# [SOURCE MATERIAL]
....................
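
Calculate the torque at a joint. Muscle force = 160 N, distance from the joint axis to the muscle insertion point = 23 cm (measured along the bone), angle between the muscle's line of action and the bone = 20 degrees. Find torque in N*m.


Torque = F * d * sin(theta)   (moment arm = d*sin(theta))
d = 23 cm = 0.23 m
Torque = 160 * 0.23 * sin(20)
Torque = 12.59 N*m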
....................
# [EXERCISE DETAILS]
The records above are to be copied out exactly, line for line.

# [RESULT OF THIS EXERCISE]
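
Calculate the torque at a joint. Muscle force = 160 N, distance from the joint axis to the muscle insertion point = 23 cm (measured along the bone), angle between the muscle's line of action and the bone = 20 degrees. Find torque in N*m.


Torque = F * d * sin(theta)   (moment arm = d*sin(theta))
d = 23 cm = 0.23 m
Torque = 160 * 0.23 * sin(20)
Torque = 12.59 N*m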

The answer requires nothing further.